Source data
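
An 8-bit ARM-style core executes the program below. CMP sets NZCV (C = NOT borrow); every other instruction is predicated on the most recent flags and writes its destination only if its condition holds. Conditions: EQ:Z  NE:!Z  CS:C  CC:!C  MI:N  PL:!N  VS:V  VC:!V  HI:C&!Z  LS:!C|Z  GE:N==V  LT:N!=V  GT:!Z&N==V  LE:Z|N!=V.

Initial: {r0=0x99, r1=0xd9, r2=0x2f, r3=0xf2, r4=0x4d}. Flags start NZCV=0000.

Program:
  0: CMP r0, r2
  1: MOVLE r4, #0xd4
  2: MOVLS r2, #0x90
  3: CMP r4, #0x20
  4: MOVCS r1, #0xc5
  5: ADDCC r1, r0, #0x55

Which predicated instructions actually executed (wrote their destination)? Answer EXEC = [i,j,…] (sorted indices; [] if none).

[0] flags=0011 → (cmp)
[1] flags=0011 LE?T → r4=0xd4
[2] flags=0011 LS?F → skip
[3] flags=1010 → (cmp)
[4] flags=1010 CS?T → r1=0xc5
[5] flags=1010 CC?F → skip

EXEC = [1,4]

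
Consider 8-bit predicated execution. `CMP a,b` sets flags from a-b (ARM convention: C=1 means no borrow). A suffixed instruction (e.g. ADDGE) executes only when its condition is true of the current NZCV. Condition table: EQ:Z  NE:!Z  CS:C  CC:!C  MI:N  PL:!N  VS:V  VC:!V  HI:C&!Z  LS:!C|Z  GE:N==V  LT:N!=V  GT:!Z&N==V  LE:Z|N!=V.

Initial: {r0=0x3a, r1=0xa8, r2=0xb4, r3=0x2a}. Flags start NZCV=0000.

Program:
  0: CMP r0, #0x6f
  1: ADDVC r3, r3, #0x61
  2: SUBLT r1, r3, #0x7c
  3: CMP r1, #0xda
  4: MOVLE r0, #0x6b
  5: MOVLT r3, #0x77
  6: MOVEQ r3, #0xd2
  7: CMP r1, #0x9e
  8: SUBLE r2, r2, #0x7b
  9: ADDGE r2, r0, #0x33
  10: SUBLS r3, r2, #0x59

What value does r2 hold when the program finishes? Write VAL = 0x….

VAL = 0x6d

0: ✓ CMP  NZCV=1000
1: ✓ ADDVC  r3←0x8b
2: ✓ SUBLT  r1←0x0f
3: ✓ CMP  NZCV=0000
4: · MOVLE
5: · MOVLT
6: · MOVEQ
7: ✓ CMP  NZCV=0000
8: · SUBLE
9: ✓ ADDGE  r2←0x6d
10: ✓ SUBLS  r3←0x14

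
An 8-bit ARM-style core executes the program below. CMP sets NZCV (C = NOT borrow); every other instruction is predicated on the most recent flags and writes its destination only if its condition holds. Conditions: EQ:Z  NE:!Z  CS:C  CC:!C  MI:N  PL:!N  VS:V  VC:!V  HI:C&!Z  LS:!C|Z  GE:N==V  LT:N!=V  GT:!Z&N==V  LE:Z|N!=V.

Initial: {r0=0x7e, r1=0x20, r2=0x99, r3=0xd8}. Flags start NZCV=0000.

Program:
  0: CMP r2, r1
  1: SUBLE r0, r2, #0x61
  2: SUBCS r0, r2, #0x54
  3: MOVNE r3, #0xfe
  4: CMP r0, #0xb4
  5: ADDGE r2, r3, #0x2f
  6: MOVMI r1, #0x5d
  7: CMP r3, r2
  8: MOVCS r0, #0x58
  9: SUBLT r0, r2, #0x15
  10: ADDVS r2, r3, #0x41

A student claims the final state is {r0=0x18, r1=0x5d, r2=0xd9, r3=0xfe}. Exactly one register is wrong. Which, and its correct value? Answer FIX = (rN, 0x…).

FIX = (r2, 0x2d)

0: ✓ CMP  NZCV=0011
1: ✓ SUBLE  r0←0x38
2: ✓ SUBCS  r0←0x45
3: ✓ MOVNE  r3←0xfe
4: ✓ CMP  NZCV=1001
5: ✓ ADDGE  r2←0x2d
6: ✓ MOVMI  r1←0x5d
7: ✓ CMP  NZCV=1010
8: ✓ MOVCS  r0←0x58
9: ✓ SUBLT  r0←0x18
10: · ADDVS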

Instructions to follow
Print out all the entries above exactly.

Output
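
An 8-bit ARM-style core executes the program below. CMP sets NZCV (C = NOT borrow); every other instruction is predicated on the most recent flags and writes its destination only if its condition holds. Conditions: EQ:Z  NE:!Z  CS:C  CC:!C  MI:N  PL:!N  VS:V  VC:!V  HI:C&!Z  LS:!C|Z  GE:N==V  LT:N!=V  GT:!Z&N==V  LE:Z|N!=V.

Initial: {r0=0x99, r1=0xd9, r2=0x2f, r3=0xf2, r4=0x4d}. Flags start NZCV=0000.

Program:
  0: CMP r0, r2
  1: MOVLE r4, #0xd4
  2: MOVLS r2, #0x90
  3: CMP r4, #0x20
  4: MOVCS r1, #0xc5
  5: ADDCC r1, r0, #0x55

Which predicated instructions actually executed (wrote their destination)? Answer EXEC = [i,j,…] (sorted indices; [] if none).

[0] flags=0011 → (cmp)
[1] flags=0011 LE?T → r4=0xd4
[2] flags=0011 LS?F → skip
[3] flags=1010 → (cmp)
[4] flags=1010 CS?T → r1=0xc5
[5] flags=1010 CC?F → skip

EXEC = [1,4]

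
Consider 8-bit predicated execution. `CMP a,b` sets flags from a-b (ARM convention: C=1 means no borrow). A suffixed instruction (e.g. ADDGE) executes only when its condition is true of the current NZCV. Condition table: EQ:Z  NE:!Z  CS:C  CC:!C  MI:N  PL:!N  VS:V  VC:!V  HI:C&!Z  LS:!C|Z  GE:N==V  LT:N!=V  GT:!Z&N==V  LE:Z|N!=V.

Initial: {r0=0x3a, r1=0xa8, r2=0xb4, r3=0x2a}. Flags start NZCV=0000.

Program:
  0: CMP r0, #0x6f
  1: ADDVC r3, r3, #0x61
  2: SUBLT r1, r3, #0x7c
  3: CMP r1, #0xda
  4: MOVLE r0, #0x6b
  5: MOVLT r3, #0x77
  6: MOVEQ r3, #0xd2
  7: CMP r1, #0x9e
  8: SUBLE r2, r2, #0x7b
  9: ADDGE r2, r0, #0x33
  10: SUBLS r3, r2, #0x59

What value does r2 hold when the program finishes? Write VAL = 0x….

VAL = 0x6d

0: ✓ CMP  NZCV=1000
1: ✓ ADDVC  r3←0x8b
2: ✓ SUBLT  r1←0x0f
3: ✓ CMP  NZCV=0000
4: · MOVLE
5: · MOVLT
6: · MOVEQ
7: ✓ CMP  NZCV=0000
8: · SUBLE
9: ✓ ADDGE  r2←0x6d
10: ✓ SUBLS  r3←0x14

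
An 8-bit ARM-style core executes the program below. CMP sets NZCV (C = NOT borrow); every other instruction is predicated on the most recent flags and writes its destination only if its condition holds. Conditions: EQ:Z  NE:!Z  CS:C  CC:!C  MI:N  PL:!N  VS:V  VC:!V  HI:C&!Z  LS:!C|Z  GE:N==V  LT:N!=V  GT:!Z&N==V  LE:Z|N!=V.

Initial: {r0=0x7e, r1=0x20, r2=0x99, r3=0xd8}. Flags start NZCV=0000.

Program:
  0: CMP r2, r1
  1: SUBLE r0, r2, #0x61
  2: SUBCS r0, r2, #0x54
  3: MOVNE r3, #0xfe
  4: CMP r0, #0xb4
  5: ADDGE r2, r3, #0x2f
  6: MOVMI r1, #0x5d
  7: CMP r3, r2
  8: MOVCS r0, #0x58
  9: SUBLT r0, r2, #0x15
  10: ADDVS r2, r3, #0x41

A student claims the final state is {r0=0x18, r1=0x5d, r2=0xd9, r3=0xfe}. Exactly one register is wrong. Which, and its correct value? Answer FIX = (rN, 0x…).

FIX = (r2, 0x2d)

0: ✓ CMP  NZCV=0011
1: ✓ SUBLE  r0←0x38
2: ✓ SUBCS  r0←0x45
3: ✓ MOVNE  r3←0xfe
4: ✓ CMP  NZCV=1001
5: ✓ ADDGE  r2←0x2d
6: ✓ MOVMI  r1←0x5d
7: ✓ CMP  NZCV=1010
8: ✓ MOVCS  r0←0x58
9: ✓ SUBLT  r0←0x18
10: · ADDVS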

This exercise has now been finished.